Task data:
--------------------------------
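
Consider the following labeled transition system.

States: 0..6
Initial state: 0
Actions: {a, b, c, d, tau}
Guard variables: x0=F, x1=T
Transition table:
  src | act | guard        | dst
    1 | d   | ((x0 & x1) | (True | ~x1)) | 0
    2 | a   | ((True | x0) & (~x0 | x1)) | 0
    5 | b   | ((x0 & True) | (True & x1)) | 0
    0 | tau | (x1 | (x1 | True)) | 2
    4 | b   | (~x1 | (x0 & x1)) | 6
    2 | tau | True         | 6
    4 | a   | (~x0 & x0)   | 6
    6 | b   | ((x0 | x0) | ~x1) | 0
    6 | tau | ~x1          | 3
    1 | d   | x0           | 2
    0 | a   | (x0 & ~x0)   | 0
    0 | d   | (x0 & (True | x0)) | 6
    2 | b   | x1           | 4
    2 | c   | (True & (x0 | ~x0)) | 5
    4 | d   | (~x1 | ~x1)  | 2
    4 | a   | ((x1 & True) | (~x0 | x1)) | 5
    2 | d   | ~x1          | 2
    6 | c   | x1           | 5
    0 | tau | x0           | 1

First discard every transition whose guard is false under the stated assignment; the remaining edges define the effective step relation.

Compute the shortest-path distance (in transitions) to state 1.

BFS to 1:
  depth 0: {0}
  depth 1: {2}
  depth 2: {4,5,6}
1 never appears.

Answer: UNREACHABLE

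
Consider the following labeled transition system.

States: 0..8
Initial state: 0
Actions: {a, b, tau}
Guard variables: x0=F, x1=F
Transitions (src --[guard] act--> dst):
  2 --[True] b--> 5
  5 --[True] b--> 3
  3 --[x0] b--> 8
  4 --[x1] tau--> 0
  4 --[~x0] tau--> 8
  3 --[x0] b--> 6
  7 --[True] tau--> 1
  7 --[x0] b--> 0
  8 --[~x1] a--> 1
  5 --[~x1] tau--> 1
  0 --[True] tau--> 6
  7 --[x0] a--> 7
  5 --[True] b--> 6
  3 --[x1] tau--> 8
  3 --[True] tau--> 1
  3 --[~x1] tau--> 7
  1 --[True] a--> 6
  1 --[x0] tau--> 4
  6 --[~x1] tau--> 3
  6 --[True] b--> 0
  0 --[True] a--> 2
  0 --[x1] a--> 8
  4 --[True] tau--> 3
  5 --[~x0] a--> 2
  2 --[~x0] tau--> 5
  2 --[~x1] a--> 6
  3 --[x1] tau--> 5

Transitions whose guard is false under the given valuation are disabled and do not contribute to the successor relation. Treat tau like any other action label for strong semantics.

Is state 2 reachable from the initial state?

Answer: REACHABLE

Working:
Guard filter leaves 18 enabled edge(s).
Layer 0: {0}
Layer 1: {2,6}  total {0,2,6}
Layer 2: {3,5}  total {0,2,3,5,6}
Layer 3: {1,7}  total {0,1,2,3,5,6,7}
Reach set: {0,1,2,3,5,6,7}
witness 2: a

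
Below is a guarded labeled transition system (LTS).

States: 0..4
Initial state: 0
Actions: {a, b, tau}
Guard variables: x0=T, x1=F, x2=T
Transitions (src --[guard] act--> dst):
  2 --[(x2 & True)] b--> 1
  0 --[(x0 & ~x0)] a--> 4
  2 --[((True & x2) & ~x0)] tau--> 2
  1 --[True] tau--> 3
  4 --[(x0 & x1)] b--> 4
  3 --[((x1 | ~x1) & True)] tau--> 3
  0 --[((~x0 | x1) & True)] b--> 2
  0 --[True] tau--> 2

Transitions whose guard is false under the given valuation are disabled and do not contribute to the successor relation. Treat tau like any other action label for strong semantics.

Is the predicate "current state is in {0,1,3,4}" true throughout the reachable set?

Inv-set: {0,1,3,4}
R = {0,1,2,3}
  0: ok
  1: ok
  2: VIOLATES
  3: ok
witness against invariant: tau → 2

Answer: INVARIANT VIOLATED at state 2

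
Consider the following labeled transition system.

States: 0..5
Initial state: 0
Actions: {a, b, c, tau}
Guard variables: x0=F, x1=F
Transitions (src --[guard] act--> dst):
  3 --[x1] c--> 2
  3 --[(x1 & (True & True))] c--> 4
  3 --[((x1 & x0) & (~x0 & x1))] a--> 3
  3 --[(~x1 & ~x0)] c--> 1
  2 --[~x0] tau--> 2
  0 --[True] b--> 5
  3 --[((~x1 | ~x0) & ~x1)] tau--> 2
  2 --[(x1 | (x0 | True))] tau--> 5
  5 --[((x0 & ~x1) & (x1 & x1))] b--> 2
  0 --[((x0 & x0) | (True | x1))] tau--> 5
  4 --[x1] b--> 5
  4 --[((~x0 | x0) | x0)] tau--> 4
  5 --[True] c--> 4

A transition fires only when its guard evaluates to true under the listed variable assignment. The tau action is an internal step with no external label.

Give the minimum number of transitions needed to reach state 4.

BFS to 4:
  Layer 0: {0}
  Layer 1: {5}
  Layer 2: {4}
4 enters at depth 2; path b·c

Answer: 2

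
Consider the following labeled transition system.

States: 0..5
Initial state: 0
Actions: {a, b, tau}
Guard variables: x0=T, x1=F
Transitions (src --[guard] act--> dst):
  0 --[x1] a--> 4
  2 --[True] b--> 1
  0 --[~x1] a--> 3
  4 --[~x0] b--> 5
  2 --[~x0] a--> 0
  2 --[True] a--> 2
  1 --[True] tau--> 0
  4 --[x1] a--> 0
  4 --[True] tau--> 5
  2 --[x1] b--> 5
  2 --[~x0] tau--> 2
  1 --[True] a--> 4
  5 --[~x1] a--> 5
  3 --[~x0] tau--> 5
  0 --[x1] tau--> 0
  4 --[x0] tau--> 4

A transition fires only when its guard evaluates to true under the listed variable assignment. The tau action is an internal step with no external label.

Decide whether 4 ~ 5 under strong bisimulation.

Answer: NOT BISIMILAR

Trace:
Refine partition for ~:
  π0 = {{0,1,2,3,4,5}}
  π1 = {{0,5},{1},{2},{3},{4}}
  π2 = {{0},{1},{2},{3},{4},{5}}
Fixed point at round 3; 6 class(es).
class of 4: {4}; class of 5: {5}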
--------------------------------
Task to carry out: Transcribe all entries exactly as they appear above.

Solution:
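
Consider the following labeled transition system.

States: 0..6
Initial state: 0
Actions: {a, b, c, d, tau}
Guard variables: x0=F, x1=T
Transition table:
  src | act | guard        | dst
    1 | d   | ((x0 & x1) | (True | ~x1)) | 0
    2 | a   | ((True | x0) & (~x0 | x1)) | 0
    5 | b   | ((x0 & True) | (True & x1)) | 0
    0 | tau | (x1 | (x1 | True)) | 2
    4 | b   | (~x1 | (x0 & x1)) | 6
    2 | tau | True         | 6
    4 | a   | (~x0 & x0)   | 6
    6 | b   | ((x0 | x0) | ~x1) | 0
    6 | tau | ~x1          | 3
    1 | d   | x0           | 2
    0 | a   | (x0 & ~x0)   | 0
    0 | d   | (x0 & (True | x0)) | 6
    2 | b   | x1           | 4
    2 | c   | (True & (x0 | ~x0)) | 5
    4 | d   | (~x1 | ~x1)  | 2
    4 | a   | ((x1 & True) | (~x0 | x1)) | 5
    2 | d   | ~x1          | 2
    6 | c   | x1           | 5
    0 | tau | x0           | 1

First discard every transition whose guard is false under the stated assignment; the remaining edges define the effective step relation.

Compute the shortest-path distance (in transitions) to state 1.

BFS to 1:
  depth 0: {0}
  depth 1: {2}
  depth 2: {4,5,6}
1 never appears.

Answer: UNREACHABLE

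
Consider the following labeled transition system.

States: 0..8
Initial state: 0
Actions: {a, b, tau}
Guard variables: x0=F, x1=F
Transitions (src --[guard] act--> dst):
  2 --[True] b--> 5
  5 --[True] b--> 3
  3 --[x0] b--> 8
  4 --[x1] tau--> 0
  4 --[~x0] tau--> 8
  3 --[x0] b--> 6
  7 --[True] tau--> 1
  7 --[x0] b--> 0
  8 --[~x1] a--> 1
  5 --[~x1] tau--> 1
  0 --[True] tau--> 6
  7 --[x0] a--> 7
  5 --[True] b--> 6
  3 --[x1] tau--> 8
  3 --[True] tau--> 1
  3 --[~x1] tau--> 7
  1 --[True] a--> 6
  1 --[x0] tau--> 4
  6 --[~x1] tau--> 3
  6 --[True] b--> 0
  0 --[True] a--> 2
  0 --[x1] a--> 8
  4 --[True] tau--> 3
  5 --[~x0] a--> 2
  2 --[~x0] tau--> 5
  2 --[~x1] a--> 6
  3 --[x1] tau--> 5

Transitions whose guard is false under the given valuation are disabled and do not contribute to the successor relation. Treat tau like any other action label for strong semantics.

Is state 2 reachable from the initial state?

Answer: REACHABLE

Working:
Guard filter leaves 18 enabled edge(s).
Layer 0: {0}
Layer 1: {2,6}  total {0,2,6}
Layer 2: {3,5}  total {0,2,3,5,6}
Layer 3: {1,7}  total {0,1,2,3,5,6,7}
Reach set: {0,1,2,3,5,6,7}
witness 2: a

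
Below is a guarded labeled transition system (LTS).

States: 0..4
Initial state: 0
Actions: {a, b, tau}
Guard variables: x0=T, x1=F, x2=T
Transitions (src --[guard] act--> dst):
  2 --[(x2 & True)] b--> 1
  0 --[(x0 & ~x0)] a--> 4
  2 --[((True & x2) & ~x0)] tau--> 2
  1 --[True] tau--> 3
  4 --[(x0 & x1)] b--> 4
  3 --[((x1 | ~x1) & True)] tau--> 3
  0 --[((~x0 | x1) & True)] b--> 2
  0 --[True] tau--> 2

Transitions whose guard is false under the given valuation are disabled and do not contribute to the successor relation. Treat tau like any other action label for strong semantics.

Is the predicate "current state is in {0,1,3,4}" true throughout the reachable set?

Inv-set: {0,1,3,4}
R = {0,1,2,3}
  0: ok
  1: ok
  2: VIOLATES
  3: ok
witness against invariant: tau → 2

Answer: INVARIANT VIOLATED at state 2

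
Consider the following labeled transition system.

States: 0..5
Initial state: 0
Actions: {a, b, c, tau}
Guard variables: x0=F, x1=F
Transitions (src --[guard] act--> dst):
  3 --[x1] c--> 2
  3 --[(x1 & (True & True))] c--> 4
  3 --[((x1 & x0) & (~x0 & x1))] a--> 3
  3 --[(~x1 & ~x0)] c--> 1
  2 --[~x0] tau--> 2
  0 --[True] b--> 5
  3 --[((~x1 | ~x0) & ~x1)] tau--> 2
  2 --[(x1 | (x0 | True))] tau--> 5
  5 --[((x0 & ~x1) & (x1 & x1))] b--> 2
  0 --[((x0 & x0) | (True | x1))] tau--> 5
  4 --[x1] b--> 5
  4 --[((~x0 | x0) | x0)] tau--> 4
  5 --[True] c--> 4

A transition fires only when its guard evaluates to true under the listed variable assignment. The tau action is an internal step with no external label.

Give the minimum number of transitions needed to reach state 4.

BFS to 4:
  Layer 0: {0}
  Layer 1: {5}
  Layer 2: {4}
4 enters at depth 2; path b·c

Answer: 2

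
Consider the following labeled transition system.

States: 0..5
Initial state: 0
Actions: {a, b, tau}
Guard variables: x0=T, x1=F
Transitions (src --[guard] act--> dst):
  0 --[x1] a--> 4
  2 --[True] b--> 1
  0 --[~x1] a--> 3
  4 --[~x0] b--> 5
  2 --[~x0] a--> 0
  2 --[True] a--> 2
  1 --[True] tau--> 0
  4 --[x1] a--> 0
  4 --[True] tau--> 5
  2 --[x1] b--> 5
  2 --[~x0] tau--> 2
  1 --[True] a--> 4
  5 --[~x1] a--> 5
  3 --[~x0] tau--> 5
  0 --[x1] tau--> 0
  4 --[x0] tau--> 4

A transition fires only when its guard evaluates to true under the listed variable assignment. The tau action is an internal step with no external label.

Decide whether 4 ~ 5 under strong bisimulation.

Answer: NOT BISIMILAR

Trace:
Refine partition for ~:
  π0 = {{0,1,2,3,4,5}}
  π1 = {{0,5},{1},{2},{3},{4}}
  π2 = {{0},{1},{2},{3},{4},{5}}
Fixed point at round 3; 6 class(es).
class of 4: {4}; class of 5: {5}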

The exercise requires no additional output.